Which lines below contain "rises"? Copy every one of them.

* _DATA EXTRACTS_
BEGIN
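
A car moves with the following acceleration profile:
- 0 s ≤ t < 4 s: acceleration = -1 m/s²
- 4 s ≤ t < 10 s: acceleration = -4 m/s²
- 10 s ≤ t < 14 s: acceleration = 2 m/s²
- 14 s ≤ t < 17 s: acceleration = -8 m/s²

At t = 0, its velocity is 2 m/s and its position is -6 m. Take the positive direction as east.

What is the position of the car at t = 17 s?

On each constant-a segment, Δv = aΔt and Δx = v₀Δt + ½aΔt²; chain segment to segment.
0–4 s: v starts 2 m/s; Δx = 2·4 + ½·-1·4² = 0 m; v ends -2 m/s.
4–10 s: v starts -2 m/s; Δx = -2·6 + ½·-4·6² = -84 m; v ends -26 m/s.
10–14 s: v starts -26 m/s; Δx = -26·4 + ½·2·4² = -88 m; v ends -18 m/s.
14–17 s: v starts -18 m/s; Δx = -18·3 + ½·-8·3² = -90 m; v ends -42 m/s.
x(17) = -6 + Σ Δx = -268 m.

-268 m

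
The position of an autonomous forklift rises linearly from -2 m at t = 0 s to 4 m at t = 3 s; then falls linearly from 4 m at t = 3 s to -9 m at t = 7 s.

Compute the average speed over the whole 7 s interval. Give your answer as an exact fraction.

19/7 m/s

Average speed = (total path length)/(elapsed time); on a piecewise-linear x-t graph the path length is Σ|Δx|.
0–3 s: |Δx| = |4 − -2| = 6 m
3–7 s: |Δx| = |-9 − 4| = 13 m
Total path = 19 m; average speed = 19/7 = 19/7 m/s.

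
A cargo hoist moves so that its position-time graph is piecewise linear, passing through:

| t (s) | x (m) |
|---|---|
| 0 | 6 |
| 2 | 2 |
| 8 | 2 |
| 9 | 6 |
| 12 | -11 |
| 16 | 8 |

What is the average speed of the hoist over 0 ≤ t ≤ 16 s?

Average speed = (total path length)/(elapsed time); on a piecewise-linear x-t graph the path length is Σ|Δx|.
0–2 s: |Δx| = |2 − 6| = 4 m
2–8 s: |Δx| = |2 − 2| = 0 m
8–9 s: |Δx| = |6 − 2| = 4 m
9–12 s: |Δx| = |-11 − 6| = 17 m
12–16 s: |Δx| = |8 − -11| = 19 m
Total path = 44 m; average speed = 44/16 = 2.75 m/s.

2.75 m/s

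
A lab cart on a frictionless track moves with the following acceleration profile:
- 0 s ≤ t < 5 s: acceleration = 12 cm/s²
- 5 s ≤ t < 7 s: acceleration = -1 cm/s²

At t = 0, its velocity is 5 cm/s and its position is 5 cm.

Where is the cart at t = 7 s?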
END
BEGIN
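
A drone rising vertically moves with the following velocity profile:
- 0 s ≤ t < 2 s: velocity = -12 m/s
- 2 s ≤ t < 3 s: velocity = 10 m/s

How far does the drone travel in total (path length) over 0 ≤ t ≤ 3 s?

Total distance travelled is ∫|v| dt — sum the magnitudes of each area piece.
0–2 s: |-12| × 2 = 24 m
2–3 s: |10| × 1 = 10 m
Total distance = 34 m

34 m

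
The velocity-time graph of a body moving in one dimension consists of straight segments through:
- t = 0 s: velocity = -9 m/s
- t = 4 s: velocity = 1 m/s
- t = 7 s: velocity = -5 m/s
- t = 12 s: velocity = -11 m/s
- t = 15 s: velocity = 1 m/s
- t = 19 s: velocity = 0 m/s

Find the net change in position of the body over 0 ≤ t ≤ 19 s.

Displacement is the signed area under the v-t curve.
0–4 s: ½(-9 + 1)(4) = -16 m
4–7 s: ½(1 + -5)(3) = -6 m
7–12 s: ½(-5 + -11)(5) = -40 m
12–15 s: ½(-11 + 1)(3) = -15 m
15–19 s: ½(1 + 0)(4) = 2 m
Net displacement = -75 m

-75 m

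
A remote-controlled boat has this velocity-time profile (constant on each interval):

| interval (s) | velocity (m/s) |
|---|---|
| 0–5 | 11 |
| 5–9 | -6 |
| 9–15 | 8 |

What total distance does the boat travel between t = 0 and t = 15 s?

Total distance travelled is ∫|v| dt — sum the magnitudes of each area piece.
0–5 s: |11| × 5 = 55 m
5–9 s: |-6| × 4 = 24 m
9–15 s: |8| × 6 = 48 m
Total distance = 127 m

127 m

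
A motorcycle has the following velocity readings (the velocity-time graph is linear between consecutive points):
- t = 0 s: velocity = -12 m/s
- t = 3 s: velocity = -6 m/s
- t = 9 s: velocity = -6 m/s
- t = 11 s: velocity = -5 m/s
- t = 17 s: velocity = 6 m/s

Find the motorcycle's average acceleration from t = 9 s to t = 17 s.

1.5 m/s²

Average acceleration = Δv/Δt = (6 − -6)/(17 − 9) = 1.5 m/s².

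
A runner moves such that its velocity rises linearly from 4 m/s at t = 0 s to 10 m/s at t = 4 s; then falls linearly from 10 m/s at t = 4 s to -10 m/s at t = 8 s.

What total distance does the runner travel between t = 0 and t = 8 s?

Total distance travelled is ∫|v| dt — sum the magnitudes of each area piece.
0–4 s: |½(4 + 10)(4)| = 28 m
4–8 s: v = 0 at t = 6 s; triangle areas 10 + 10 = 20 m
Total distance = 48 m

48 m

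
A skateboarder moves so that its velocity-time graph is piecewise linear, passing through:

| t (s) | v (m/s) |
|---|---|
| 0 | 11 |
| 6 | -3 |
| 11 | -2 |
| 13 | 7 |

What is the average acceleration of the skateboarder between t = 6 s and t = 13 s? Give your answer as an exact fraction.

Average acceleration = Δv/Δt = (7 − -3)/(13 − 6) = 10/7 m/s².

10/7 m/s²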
END
BEGIN
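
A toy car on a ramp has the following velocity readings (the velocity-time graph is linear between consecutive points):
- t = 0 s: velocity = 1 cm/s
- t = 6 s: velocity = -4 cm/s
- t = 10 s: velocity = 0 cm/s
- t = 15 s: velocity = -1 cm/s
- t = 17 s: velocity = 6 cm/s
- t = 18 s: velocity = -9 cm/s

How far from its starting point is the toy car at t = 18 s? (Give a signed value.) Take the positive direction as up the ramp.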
END
* _SOLUTION FOR THIS PROBLEM_
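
The position of an autonomous forklift rises linearly from -2 m at t = 0 s to 4 m at t = 3 s; then falls linearly from 4 m at t = 3 s to -9 m at t = 7 s.
A runner moves such that its velocity rises linearly from 4 m/s at t = 0 s to 10 m/s at t = 4 s; then falls linearly from 10 m/s at t = 4 s to -10 m/s at t = 8 s.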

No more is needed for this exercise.